• Records provided:
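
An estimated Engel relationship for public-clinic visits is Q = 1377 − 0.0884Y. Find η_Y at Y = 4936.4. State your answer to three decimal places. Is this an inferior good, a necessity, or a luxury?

-0.464 (inferior good)

At Y = 4936.4: Q = 940.622.
dQ/dY = −0.0884.
η = (dQ/dY)·(Y/Q) = -0.0884 × (4936.4/940.622) = -0.464.
Since η < 0, the good is an inferior good.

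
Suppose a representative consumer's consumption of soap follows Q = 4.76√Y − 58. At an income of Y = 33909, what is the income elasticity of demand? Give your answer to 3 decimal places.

At Y = 33909: Q = 818.525.
dQ/dY = 4.76/(2√Y) = 0.0129247 at this income.
η = (dQ/dY)·(Y/Q) = 0.0129247 × (33909/818.525) = 0.535.

0.535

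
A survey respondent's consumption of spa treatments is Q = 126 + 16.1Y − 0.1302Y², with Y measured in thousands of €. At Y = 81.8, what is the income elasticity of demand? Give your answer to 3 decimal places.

-0.744

At Y = 81.8: Q = 571.7806.
dQ/dY = 16.1 − 0.2604Y = -5.20072.
η = (dQ/dY)·(Y/Q) = -5.20072 × (81.8/571.7806) = -0.744.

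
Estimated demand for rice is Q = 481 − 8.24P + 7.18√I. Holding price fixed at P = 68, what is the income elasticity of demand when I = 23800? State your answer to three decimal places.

0.539

At P = 68, I = 23800: Q = 1028.356.
Holding P constant, ∂Q/∂I = 7.18/(2√I) = 0.0232705.
η_I = (∂Q/∂I)·(I/Q) = 0.0232705 × (23800/1028.356) = 0.539.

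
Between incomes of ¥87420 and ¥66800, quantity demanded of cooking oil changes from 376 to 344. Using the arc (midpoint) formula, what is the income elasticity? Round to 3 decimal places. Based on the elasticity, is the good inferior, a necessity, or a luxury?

0.332 (necessity)

ΔQ = 344 − 376 = -32; midpoint Q̄ = (376 + 344)/2 = 360.
ΔI = 66800 − 87420 = -20620; midpoint Ī = (87420 + 66800)/2 = 77110.
η = (ΔQ/Q̄) ÷ (ΔI/Ī) = (-32/360) ÷ (-20620/77110) = 0.332.
0 < η < 1 ⇒ necessity.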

• Required action: Nothing from before the line containing "Estimated demand for" should appear; copy that line and each one after it through the last line of the entries, exactly.

• Written answer:
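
Estimated demand for rice is Q = 481 − 8.24P + 7.18√I. Holding price fixed at P = 68, what is the income elasticity of demand when I = 23800? State your answer to three decimal places.

0.539

At P = 68, I = 23800: Q = 1028.356.
Holding P constant, ∂Q/∂I = 7.18/(2√I) = 0.0232705.
η_I = (∂Q/∂I)·(I/Q) = 0.0232705 × (23800/1028.356) = 0.539.

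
Between incomes of ¥87420 and ¥66800, quantity demanded of cooking oil changes from 376 to 344. Using the arc (midpoint) formula, what is the income elasticity? Round to 3 decimal places. Based on the elasticity, is the good inferior, a necessity, or a luxury?

0.332 (necessity)

ΔQ = 344 − 376 = -32; midpoint Q̄ = (376 + 344)/2 = 360.
ΔI = 66800 − 87420 = -20620; midpoint Ī = (87420 + 66800)/2 = 77110.
η = (ΔQ/Q̄) ÷ (ΔI/Ī) = (-32/360) ÷ (-20620/77110) = 0.332.
0 < η < 1 ⇒ necessity.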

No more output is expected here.